Exercise objective:
Write the full listing out again, keeping every line exactly as it is.

■ ■ ■ ■ ■ ■ ■

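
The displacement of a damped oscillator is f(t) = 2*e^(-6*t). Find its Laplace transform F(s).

L{2} = 2/s.
By the first shifting theorem, multiplying by e^(-6t) replaces s with s + 6.

F(s) = 2/(s + 6)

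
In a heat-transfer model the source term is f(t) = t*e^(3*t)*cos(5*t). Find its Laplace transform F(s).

F(s) = (s - 8)*(s + 2)/(s^2 - 6*s + 34)^2

L{cos(5t)} = s/(s^2 + 25).
Multiplying by e^(3t) shifts s → s - 3, so L{e^(3*t)*cos(5*t)} = (s - 3)/((s - 3)^2 + 25).
Then apply L{t·g(t)} = -d/ds[G(s)] with G(s) = (s - 3)/((s - 3)^2 + 25):
differentiating 1 time and applying the sign gives (s - 8)*(s + 2)/(s^2 - 6*s + 34)^2.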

■ ■ ■ ■ ■ ■ ■

Answer for this exercise:
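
The displacement of a damped oscillator is f(t) = 2*e^(-6*t). Find its Laplace transform F(s).

L{2} = 2/s.
By the first shifting theorem, multiplying by e^(-6t) replaces s with s + 6.

F(s) = 2/(s + 6)

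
In a heat-transfer model the source term is f(t) = t*e^(3*t)*cos(5*t). Find its Laplace transform F(s).

F(s) = (s - 8)*(s + 2)/(s^2 - 6*s + 34)^2

L{cos(5t)} = s/(s^2 + 25).
Multiplying by e^(3t) shifts s → s - 3, so L{e^(3*t)*cos(5*t)} = (s - 3)/((s - 3)^2 + 25).
Then apply L{t·g(t)} = -d/ds[G(s)] with G(s) = (s - 3)/((s - 3)^2 + 25):
differentiating 1 time and applying the sign gives (s - 8)*(s + 2)/(s^2 - 6*s + 34)^2.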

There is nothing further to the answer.